- [WHAT IS BEING ASKED]:
Output exactly the lines below, starting with the line that has "Between [Ni(PMe3)4]^2+ and" and going on through the line that has "One of [FeI₄]−", both included, and no other lines.

- [EXERCISE DATA]:
=====

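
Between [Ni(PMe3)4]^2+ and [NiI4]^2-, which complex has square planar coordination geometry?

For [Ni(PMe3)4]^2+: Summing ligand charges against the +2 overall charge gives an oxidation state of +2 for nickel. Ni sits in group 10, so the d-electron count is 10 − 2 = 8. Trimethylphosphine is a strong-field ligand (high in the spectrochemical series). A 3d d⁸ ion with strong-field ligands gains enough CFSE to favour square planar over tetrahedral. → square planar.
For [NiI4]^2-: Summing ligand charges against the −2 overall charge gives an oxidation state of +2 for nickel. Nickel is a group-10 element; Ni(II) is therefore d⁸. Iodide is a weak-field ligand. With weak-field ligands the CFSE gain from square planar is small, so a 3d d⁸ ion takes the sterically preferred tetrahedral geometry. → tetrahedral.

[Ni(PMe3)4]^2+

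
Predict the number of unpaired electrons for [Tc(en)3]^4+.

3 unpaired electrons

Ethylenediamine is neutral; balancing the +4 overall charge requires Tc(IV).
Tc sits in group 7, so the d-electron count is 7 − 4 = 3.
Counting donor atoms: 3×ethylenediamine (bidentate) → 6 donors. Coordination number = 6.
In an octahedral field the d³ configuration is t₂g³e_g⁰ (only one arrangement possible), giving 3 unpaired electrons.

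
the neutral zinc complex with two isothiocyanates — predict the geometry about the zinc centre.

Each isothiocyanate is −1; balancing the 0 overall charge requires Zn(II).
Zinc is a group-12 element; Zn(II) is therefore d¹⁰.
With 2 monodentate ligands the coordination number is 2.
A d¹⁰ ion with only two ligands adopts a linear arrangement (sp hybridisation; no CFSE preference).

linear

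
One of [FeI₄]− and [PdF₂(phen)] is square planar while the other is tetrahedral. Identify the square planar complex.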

=====

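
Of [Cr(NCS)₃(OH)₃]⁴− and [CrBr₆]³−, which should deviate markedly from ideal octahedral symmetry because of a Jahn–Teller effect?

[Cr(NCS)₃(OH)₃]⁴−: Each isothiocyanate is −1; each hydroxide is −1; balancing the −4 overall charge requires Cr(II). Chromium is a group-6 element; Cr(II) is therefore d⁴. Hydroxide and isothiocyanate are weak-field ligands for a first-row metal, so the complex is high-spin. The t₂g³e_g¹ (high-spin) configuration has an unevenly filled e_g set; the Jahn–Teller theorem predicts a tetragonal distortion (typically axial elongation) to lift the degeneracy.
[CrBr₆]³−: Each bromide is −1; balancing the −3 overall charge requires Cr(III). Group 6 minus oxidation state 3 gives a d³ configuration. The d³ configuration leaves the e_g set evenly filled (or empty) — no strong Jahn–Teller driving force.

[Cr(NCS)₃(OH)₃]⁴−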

=====

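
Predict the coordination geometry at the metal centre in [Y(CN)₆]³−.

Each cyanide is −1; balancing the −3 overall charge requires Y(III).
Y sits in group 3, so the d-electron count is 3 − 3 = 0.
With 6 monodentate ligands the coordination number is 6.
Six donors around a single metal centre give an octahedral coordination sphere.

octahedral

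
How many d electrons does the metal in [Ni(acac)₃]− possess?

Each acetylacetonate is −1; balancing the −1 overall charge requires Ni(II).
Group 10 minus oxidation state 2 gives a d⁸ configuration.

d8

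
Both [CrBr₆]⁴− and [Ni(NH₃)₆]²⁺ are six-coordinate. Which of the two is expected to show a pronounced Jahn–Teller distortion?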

=====

- [TASK SOLUTION]:
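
Between [Ni(PMe3)4]^2+ and [NiI4]^2-, which complex has square planar coordination geometry?

For [Ni(PMe3)4]^2+: Summing ligand charges against the +2 overall charge gives an oxidation state of +2 for nickel. Ni sits in group 10, so the d-electron count is 10 − 2 = 8. Trimethylphosphine is a strong-field ligand (high in the spectrochemical series). A 3d d⁸ ion with strong-field ligands gains enough CFSE to favour square planar over tetrahedral. → square planar.
For [NiI4]^2-: Summing ligand charges against the −2 overall charge gives an oxidation state of +2 for nickel. Nickel is a group-10 element; Ni(II) is therefore d⁸. Iodide is a weak-field ligand. With weak-field ligands the CFSE gain from square planar is small, so a 3d d⁸ ion takes the sterically preferred tetrahedral geometry. → tetrahedral.

[Ni(PMe3)4]^2+

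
Predict the number of unpaired electrons for [Tc(en)3]^4+.

3 unpaired electrons

Ethylenediamine is neutral; balancing the +4 overall charge requires Tc(IV).
Tc sits in group 7, so the d-electron count is 7 − 4 = 3.
Counting donor atoms: 3×ethylenediamine (bidentate) → 6 donors. Coordination number = 6.
In an octahedral field the d³ configuration is t₂g³e_g⁰ (only one arrangement possible), giving 3 unpaired electrons.

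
the neutral zinc complex with two isothiocyanates — predict the geometry about the zinc centre.

Each isothiocyanate is −1; balancing the 0 overall charge requires Zn(II).
Zinc is a group-12 element; Zn(II) is therefore d¹⁰.
With 2 monodentate ligands the coordination number is 2.
A d¹⁰ ion with only two ligands adopts a linear arrangement (sp hybridisation; no CFSE preference).

linear

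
One of [FeI₄]− and [PdF₂(phen)] is square planar while the other is tetrahedral. Identify the square planar complex.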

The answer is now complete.